- SUPPLIED MATERIAL:
=-=-=

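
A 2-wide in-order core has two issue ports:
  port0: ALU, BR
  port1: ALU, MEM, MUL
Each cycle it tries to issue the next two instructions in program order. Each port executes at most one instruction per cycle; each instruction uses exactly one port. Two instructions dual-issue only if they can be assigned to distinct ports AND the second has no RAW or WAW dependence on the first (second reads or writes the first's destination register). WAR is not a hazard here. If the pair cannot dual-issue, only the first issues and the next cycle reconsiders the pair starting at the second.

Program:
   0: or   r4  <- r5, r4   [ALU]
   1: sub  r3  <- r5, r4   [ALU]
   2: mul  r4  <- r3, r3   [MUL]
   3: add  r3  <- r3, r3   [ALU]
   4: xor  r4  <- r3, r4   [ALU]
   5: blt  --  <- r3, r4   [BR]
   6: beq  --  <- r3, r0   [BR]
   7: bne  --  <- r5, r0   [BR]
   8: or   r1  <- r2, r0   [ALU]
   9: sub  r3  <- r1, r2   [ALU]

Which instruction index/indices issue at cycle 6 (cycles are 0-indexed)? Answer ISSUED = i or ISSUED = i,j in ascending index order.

ISSUED = 7,8

0. or @i0  | RAW r4
1. sub @i1  | RAW r3
2. mul;add @i2,i3  | dual
3. xor @i4  | RAW r4
4. blt @i5  | no-port BR/BR
5. beq @i6  | no-port BR/BR
6. bne;or @i7,i8  | dual
7. sub @i9  | tail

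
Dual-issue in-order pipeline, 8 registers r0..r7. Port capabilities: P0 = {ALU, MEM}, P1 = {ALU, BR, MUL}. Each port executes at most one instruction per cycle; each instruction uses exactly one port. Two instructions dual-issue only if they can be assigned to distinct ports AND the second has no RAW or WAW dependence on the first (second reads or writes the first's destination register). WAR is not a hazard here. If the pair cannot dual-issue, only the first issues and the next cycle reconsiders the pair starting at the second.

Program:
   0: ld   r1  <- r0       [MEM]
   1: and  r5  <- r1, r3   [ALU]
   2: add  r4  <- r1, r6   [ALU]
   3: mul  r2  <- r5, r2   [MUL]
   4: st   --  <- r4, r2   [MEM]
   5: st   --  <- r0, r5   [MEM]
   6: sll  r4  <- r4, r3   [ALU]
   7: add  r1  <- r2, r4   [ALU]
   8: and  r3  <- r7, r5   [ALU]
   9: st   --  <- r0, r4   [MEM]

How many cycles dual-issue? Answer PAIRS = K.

PAIRS = 3

c0: i0 ld  RAW r1
c1: i1,i2 and;add  pair
c2: i3 mul  RAW r2
c3: i4 st  no-port MEM/MEM
c4: i5,i6 st;sll  pair
c5: i7,i8 add;and  pair
c6: i9 st  tail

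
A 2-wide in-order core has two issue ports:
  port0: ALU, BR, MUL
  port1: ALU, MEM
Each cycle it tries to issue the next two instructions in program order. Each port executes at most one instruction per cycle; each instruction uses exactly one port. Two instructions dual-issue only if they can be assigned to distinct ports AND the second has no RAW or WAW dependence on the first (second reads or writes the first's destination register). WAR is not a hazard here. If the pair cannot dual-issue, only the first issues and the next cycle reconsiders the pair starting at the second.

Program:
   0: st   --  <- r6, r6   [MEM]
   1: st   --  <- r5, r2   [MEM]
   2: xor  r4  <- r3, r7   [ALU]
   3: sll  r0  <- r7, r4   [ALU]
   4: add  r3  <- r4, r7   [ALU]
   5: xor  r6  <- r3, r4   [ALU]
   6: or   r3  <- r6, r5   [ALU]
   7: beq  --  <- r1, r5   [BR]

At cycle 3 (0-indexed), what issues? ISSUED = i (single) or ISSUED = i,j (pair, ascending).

t=0 i0:st.MEM ; no-port MEM/MEM
t=1 i1,i2:st.MEM/xor.ALU ; dual
t=2 i3,i4:sll.ALU/add.ALU ; dual
t=3 i5:xor.ALU ; RAW r6
t=4 i6,i7:or.ALU/beq.BR ; dual

ISSUED = 5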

=-=-=

- TASK DETAILS: Your response should consist of the whole listing, repeated exactly.

- OUTPUT BELOW:
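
A 2-wide in-order core has two issue ports:
  port0: ALU, BR
  port1: ALU, MEM, MUL
Each cycle it tries to issue the next two instructions in program order. Each port executes at most one instruction per cycle; each instruction uses exactly one port. Two instructions dual-issue only if they can be assigned to distinct ports AND the second has no RAW or WAW dependence on the first (second reads or writes the first's destination register). WAR is not a hazard here. If the pair cannot dual-issue, only the first issues and the next cycle reconsiders the pair starting at the second.

Program:
   0: or   r4  <- r5, r4   [ALU]
   1: sub  r3  <- r5, r4   [ALU]
   2: mul  r4  <- r3, r3   [MUL]
   3: add  r3  <- r3, r3   [ALU]
   4: xor  r4  <- r3, r4   [ALU]
   5: blt  --  <- r3, r4   [BR]
   6: beq  --  <- r3, r0   [BR]
   7: bne  --  <- r5, r0   [BR]
   8: or   r1  <- r2, r0   [ALU]
   9: sub  r3  <- r1, r2   [ALU]

Which instruction index/indices issue at cycle 6 (cycles are 0-indexed)? Answer ISSUED = i or ISSUED = i,j in ascending index order.

ISSUED = 7,8

0. or @i0  | RAW r4
1. sub @i1  | RAW r3
2. mul;add @i2,i3  | dual
3. xor @i4  | RAW r4
4. blt @i5  | no-port BR/BR
5. beq @i6  | no-port BR/BR
6. bne;or @i7,i8  | dual
7. sub @i9  | tail

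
Dual-issue in-order pipeline, 8 registers r0..r7. Port capabilities: P0 = {ALU, MEM}, P1 = {ALU, BR, MUL}. Each port executes at most one instruction per cycle; each instruction uses exactly one port. Two instructions dual-issue only if they can be assigned to distinct ports AND the second has no RAW or WAW dependence on the first (second reads or writes the first's destination register). WAR is not a hazard here. If the pair cannot dual-issue, only the first issues and the next cycle reconsiders the pair starting at the second.

Program:
   0: ld   r1  <- r0       [MEM]
   1: and  r5  <- r1, r3   [ALU]
   2: add  r4  <- r1, r6   [ALU]
   3: mul  r2  <- r5, r2   [MUL]
   4: st   --  <- r4, r2   [MEM]
   5: st   --  <- r0, r5   [MEM]
   6: sll  r4  <- r4, r3   [ALU]
   7: add  r1  <- r2, r4   [ALU]
   8: and  r3  <- r7, r5   [ALU]
   9: st   --  <- r0, r4   [MEM]

How many cycles dual-issue? Answer PAIRS = K.

PAIRS = 3

c0: i0 ld  RAW r1
c1: i1,i2 and;add  pair
c2: i3 mul  RAW r2
c3: i4 st  no-port MEM/MEM
c4: i5,i6 st;sll  pair
c5: i7,i8 add;and  pair
c6: i9 st  tail

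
A 2-wide in-order core has two issue ports:
  port0: ALU, BR, MUL
  port1: ALU, MEM
Each cycle it tries to issue the next two instructions in program order. Each port executes at most one instruction per cycle; each instruction uses exactly one port. Two instructions dual-issue only if they can be assigned to distinct ports AND the second has no RAW or WAW dependence on the first (second reads or writes the first's destination register). WAR is not a hazard here. If the pair cannot dual-issue, only the first issues and the next cycle reconsiders the pair starting at the second.

Program:
   0: st   --  <- r6, r6   [MEM]
   1: st   --  <- r5, r2   [MEM]
   2: xor  r4  <- r3, r7   [ALU]
   3: sll  r0  <- r7, r4   [ALU]
   4: add  r3  <- r4, r7   [ALU]
   5: xor  r6  <- r3, r4   [ALU]
   6: or   r3  <- r6, r5   [ALU]
   7: beq  --  <- r1, r5   [BR]

At cycle 3 (0-indexed), what issues? ISSUED = i (single) or ISSUED = i,j (pair, ascending).

t=0 i0:st.MEM ; no-port MEM/MEM
t=1 i1,i2:st.MEM/xor.ALU ; dual
t=2 i3,i4:sll.ALU/add.ALU ; dual
t=3 i5:xor.ALU ; RAW r6
t=4 i6,i7:or.ALU/beq.BR ; dual

ISSUED = 5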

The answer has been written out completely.